───── MATERIAL TO PROCESS ─────

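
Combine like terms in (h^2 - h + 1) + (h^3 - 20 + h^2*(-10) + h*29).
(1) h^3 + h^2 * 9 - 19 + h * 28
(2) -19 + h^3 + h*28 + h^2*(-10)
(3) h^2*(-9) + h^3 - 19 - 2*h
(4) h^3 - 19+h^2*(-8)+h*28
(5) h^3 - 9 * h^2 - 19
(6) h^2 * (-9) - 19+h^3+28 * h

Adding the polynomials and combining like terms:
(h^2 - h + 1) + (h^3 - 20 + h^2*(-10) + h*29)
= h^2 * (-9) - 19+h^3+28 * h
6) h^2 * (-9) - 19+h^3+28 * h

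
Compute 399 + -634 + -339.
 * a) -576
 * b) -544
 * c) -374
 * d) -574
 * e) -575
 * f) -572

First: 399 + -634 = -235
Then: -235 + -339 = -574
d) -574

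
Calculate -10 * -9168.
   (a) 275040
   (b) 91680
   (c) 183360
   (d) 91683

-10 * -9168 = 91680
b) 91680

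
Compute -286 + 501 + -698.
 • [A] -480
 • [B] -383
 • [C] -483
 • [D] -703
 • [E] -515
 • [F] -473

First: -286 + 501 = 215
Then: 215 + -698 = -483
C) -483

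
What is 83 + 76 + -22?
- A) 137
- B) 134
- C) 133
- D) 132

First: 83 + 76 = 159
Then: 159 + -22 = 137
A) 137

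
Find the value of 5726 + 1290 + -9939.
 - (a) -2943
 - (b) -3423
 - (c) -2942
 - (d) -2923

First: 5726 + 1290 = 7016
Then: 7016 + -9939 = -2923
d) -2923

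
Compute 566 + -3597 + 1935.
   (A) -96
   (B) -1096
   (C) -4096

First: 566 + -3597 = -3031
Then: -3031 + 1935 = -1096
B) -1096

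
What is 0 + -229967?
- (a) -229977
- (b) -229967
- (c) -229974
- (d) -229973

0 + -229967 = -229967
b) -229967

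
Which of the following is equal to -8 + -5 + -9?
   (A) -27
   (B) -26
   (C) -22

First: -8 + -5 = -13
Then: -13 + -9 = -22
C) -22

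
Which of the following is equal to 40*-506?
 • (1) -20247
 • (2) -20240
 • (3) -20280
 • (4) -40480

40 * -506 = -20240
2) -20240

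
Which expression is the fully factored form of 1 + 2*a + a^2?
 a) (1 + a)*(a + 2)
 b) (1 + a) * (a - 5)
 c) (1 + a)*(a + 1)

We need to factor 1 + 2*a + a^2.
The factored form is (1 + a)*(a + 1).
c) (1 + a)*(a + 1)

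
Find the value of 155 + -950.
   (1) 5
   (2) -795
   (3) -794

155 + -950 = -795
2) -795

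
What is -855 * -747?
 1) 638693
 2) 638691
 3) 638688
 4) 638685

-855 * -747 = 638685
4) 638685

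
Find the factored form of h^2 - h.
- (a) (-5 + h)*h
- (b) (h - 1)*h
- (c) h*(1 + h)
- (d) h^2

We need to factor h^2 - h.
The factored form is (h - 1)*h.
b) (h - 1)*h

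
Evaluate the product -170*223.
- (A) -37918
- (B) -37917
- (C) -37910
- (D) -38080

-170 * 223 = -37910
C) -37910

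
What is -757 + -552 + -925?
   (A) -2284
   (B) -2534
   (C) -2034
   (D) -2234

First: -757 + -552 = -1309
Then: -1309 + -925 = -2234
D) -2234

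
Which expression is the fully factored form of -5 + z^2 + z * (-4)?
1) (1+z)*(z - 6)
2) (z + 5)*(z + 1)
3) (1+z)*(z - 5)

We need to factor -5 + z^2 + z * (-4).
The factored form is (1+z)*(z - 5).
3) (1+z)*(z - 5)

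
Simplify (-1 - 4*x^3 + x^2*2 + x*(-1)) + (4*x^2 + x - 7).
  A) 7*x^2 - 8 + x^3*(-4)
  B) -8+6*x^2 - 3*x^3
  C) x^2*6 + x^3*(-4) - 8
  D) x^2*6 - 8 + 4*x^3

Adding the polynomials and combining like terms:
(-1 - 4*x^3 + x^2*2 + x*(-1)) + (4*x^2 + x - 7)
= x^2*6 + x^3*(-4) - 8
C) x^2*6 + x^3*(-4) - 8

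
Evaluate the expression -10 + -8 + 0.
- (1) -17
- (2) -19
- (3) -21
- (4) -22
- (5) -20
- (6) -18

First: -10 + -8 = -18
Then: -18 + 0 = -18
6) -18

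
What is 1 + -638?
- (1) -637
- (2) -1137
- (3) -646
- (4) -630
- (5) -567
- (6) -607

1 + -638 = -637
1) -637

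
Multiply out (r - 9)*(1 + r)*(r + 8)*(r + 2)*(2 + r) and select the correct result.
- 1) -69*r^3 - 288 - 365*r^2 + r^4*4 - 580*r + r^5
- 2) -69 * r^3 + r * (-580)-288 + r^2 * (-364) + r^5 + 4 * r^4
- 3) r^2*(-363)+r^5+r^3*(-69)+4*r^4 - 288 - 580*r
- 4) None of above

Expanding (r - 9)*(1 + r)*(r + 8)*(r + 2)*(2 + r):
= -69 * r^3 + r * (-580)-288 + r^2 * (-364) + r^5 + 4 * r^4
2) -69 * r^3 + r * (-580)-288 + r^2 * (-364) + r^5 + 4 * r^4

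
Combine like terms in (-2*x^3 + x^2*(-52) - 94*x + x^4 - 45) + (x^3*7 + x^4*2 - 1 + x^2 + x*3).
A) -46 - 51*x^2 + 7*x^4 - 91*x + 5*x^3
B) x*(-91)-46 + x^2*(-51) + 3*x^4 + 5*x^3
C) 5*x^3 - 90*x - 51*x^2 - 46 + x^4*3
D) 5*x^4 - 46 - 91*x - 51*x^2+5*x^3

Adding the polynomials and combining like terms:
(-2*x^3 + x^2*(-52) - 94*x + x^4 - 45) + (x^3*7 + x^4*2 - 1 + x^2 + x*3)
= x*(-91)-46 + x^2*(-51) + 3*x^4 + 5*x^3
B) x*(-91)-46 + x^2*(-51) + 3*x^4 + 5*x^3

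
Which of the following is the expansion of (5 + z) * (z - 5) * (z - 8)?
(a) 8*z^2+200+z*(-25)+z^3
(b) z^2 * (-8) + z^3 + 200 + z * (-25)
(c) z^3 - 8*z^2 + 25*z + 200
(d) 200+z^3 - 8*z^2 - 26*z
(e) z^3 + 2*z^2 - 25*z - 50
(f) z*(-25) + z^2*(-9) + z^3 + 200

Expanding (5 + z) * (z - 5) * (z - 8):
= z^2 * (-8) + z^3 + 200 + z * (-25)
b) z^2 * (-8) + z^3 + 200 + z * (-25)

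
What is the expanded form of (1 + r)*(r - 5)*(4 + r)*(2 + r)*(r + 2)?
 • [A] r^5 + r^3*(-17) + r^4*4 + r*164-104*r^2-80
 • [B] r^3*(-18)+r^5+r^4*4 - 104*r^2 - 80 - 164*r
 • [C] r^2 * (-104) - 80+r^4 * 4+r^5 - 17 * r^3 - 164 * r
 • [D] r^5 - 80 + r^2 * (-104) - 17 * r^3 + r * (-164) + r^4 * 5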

─────

**WHAT THIS TASK INVOLVES:** Repeat the records above exactly, with nothing left out.

**RESULT:**
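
Combine like terms in (h^2 - h + 1) + (h^3 - 20 + h^2*(-10) + h*29).
(1) h^3 + h^2 * 9 - 19 + h * 28
(2) -19 + h^3 + h*28 + h^2*(-10)
(3) h^2*(-9) + h^3 - 19 - 2*h
(4) h^3 - 19+h^2*(-8)+h*28
(5) h^3 - 9 * h^2 - 19
(6) h^2 * (-9) - 19+h^3+28 * h

Adding the polynomials and combining like terms:
(h^2 - h + 1) + (h^3 - 20 + h^2*(-10) + h*29)
= h^2 * (-9) - 19+h^3+28 * h
6) h^2 * (-9) - 19+h^3+28 * h

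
Compute 399 + -634 + -339.
 * a) -576
 * b) -544
 * c) -374
 * d) -574
 * e) -575
 * f) -572

First: 399 + -634 = -235
Then: -235 + -339 = -574
d) -574

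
Calculate -10 * -9168.
   (a) 275040
   (b) 91680
   (c) 183360
   (d) 91683

-10 * -9168 = 91680
b) 91680

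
Compute -286 + 501 + -698.
 • [A] -480
 • [B] -383
 • [C] -483
 • [D] -703
 • [E] -515
 • [F] -473

First: -286 + 501 = 215
Then: 215 + -698 = -483
C) -483

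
What is 83 + 76 + -22?
- A) 137
- B) 134
- C) 133
- D) 132

First: 83 + 76 = 159
Then: 159 + -22 = 137
A) 137

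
Find the value of 5726 + 1290 + -9939.
 - (a) -2943
 - (b) -3423
 - (c) -2942
 - (d) -2923

First: 5726 + 1290 = 7016
Then: 7016 + -9939 = -2923
d) -2923

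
Compute 566 + -3597 + 1935.
   (A) -96
   (B) -1096
   (C) -4096

First: 566 + -3597 = -3031
Then: -3031 + 1935 = -1096
B) -1096

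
What is 0 + -229967?
- (a) -229977
- (b) -229967
- (c) -229974
- (d) -229973

0 + -229967 = -229967
b) -229967

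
Which of the following is equal to -8 + -5 + -9?
   (A) -27
   (B) -26
   (C) -22

First: -8 + -5 = -13
Then: -13 + -9 = -22
C) -22

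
Which of the following is equal to 40*-506?
 • (1) -20247
 • (2) -20240
 • (3) -20280
 • (4) -40480

40 * -506 = -20240
2) -20240

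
Which expression is the fully factored form of 1 + 2*a + a^2?
 a) (1 + a)*(a + 2)
 b) (1 + a) * (a - 5)
 c) (1 + a)*(a + 1)

We need to factor 1 + 2*a + a^2.
The factored form is (1 + a)*(a + 1).
c) (1 + a)*(a + 1)

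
Find the value of 155 + -950.
   (1) 5
   (2) -795
   (3) -794

155 + -950 = -795
2) -795

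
What is -855 * -747?
 1) 638693
 2) 638691
 3) 638688
 4) 638685

-855 * -747 = 638685
4) 638685

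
Find the factored form of h^2 - h.
- (a) (-5 + h)*h
- (b) (h - 1)*h
- (c) h*(1 + h)
- (d) h^2

We need to factor h^2 - h.
The factored form is (h - 1)*h.
b) (h - 1)*h

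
Evaluate the product -170*223.
- (A) -37918
- (B) -37917
- (C) -37910
- (D) -38080

-170 * 223 = -37910
C) -37910

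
What is -757 + -552 + -925?
   (A) -2284
   (B) -2534
   (C) -2034
   (D) -2234

First: -757 + -552 = -1309
Then: -1309 + -925 = -2234
D) -2234

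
Which expression is the fully factored form of -5 + z^2 + z * (-4)?
1) (1+z)*(z - 6)
2) (z + 5)*(z + 1)
3) (1+z)*(z - 5)

We need to factor -5 + z^2 + z * (-4).
The factored form is (1+z)*(z - 5).
3) (1+z)*(z - 5)

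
Simplify (-1 - 4*x^3 + x^2*2 + x*(-1)) + (4*x^2 + x - 7).
  A) 7*x^2 - 8 + x^3*(-4)
  B) -8+6*x^2 - 3*x^3
  C) x^2*6 + x^3*(-4) - 8
  D) x^2*6 - 8 + 4*x^3

Adding the polynomials and combining like terms:
(-1 - 4*x^3 + x^2*2 + x*(-1)) + (4*x^2 + x - 7)
= x^2*6 + x^3*(-4) - 8
C) x^2*6 + x^3*(-4) - 8

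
Evaluate the expression -10 + -8 + 0.
- (1) -17
- (2) -19
- (3) -21
- (4) -22
- (5) -20
- (6) -18

First: -10 + -8 = -18
Then: -18 + 0 = -18
6) -18

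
What is 1 + -638?
- (1) -637
- (2) -1137
- (3) -646
- (4) -630
- (5) -567
- (6) -607

1 + -638 = -637
1) -637

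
Multiply out (r - 9)*(1 + r)*(r + 8)*(r + 2)*(2 + r) and select the correct result.
- 1) -69*r^3 - 288 - 365*r^2 + r^4*4 - 580*r + r^5
- 2) -69 * r^3 + r * (-580)-288 + r^2 * (-364) + r^5 + 4 * r^4
- 3) r^2*(-363)+r^5+r^3*(-69)+4*r^4 - 288 - 580*r
- 4) None of above

Expanding (r - 9)*(1 + r)*(r + 8)*(r + 2)*(2 + r):
= -69 * r^3 + r * (-580)-288 + r^2 * (-364) + r^5 + 4 * r^4
2) -69 * r^3 + r * (-580)-288 + r^2 * (-364) + r^5 + 4 * r^4

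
Combine like terms in (-2*x^3 + x^2*(-52) - 94*x + x^4 - 45) + (x^3*7 + x^4*2 - 1 + x^2 + x*3).
A) -46 - 51*x^2 + 7*x^4 - 91*x + 5*x^3
B) x*(-91)-46 + x^2*(-51) + 3*x^4 + 5*x^3
C) 5*x^3 - 90*x - 51*x^2 - 46 + x^4*3
D) 5*x^4 - 46 - 91*x - 51*x^2+5*x^3

Adding the polynomials and combining like terms:
(-2*x^3 + x^2*(-52) - 94*x + x^4 - 45) + (x^3*7 + x^4*2 - 1 + x^2 + x*3)
= x*(-91)-46 + x^2*(-51) + 3*x^4 + 5*x^3
B) x*(-91)-46 + x^2*(-51) + 3*x^4 + 5*x^3

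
Which of the following is the expansion of (5 + z) * (z - 5) * (z - 8)?
(a) 8*z^2+200+z*(-25)+z^3
(b) z^2 * (-8) + z^3 + 200 + z * (-25)
(c) z^3 - 8*z^2 + 25*z + 200
(d) 200+z^3 - 8*z^2 - 26*z
(e) z^3 + 2*z^2 - 25*z - 50
(f) z*(-25) + z^2*(-9) + z^3 + 200

Expanding (5 + z) * (z - 5) * (z - 8):
= z^2 * (-8) + z^3 + 200 + z * (-25)
b) z^2 * (-8) + z^3 + 200 + z * (-25)

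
What is the expanded form of (1 + r)*(r - 5)*(4 + r)*(2 + r)*(r + 2)?
 • [A] r^5 + r^3*(-17) + r^4*4 + r*164-104*r^2-80
 • [B] r^3*(-18)+r^5+r^4*4 - 104*r^2 - 80 - 164*r
 • [C] r^2 * (-104) - 80+r^4 * 4+r^5 - 17 * r^3 - 164 * r
 • [D] r^5 - 80 + r^2 * (-104) - 17 * r^3 + r * (-164) + r^4 * 5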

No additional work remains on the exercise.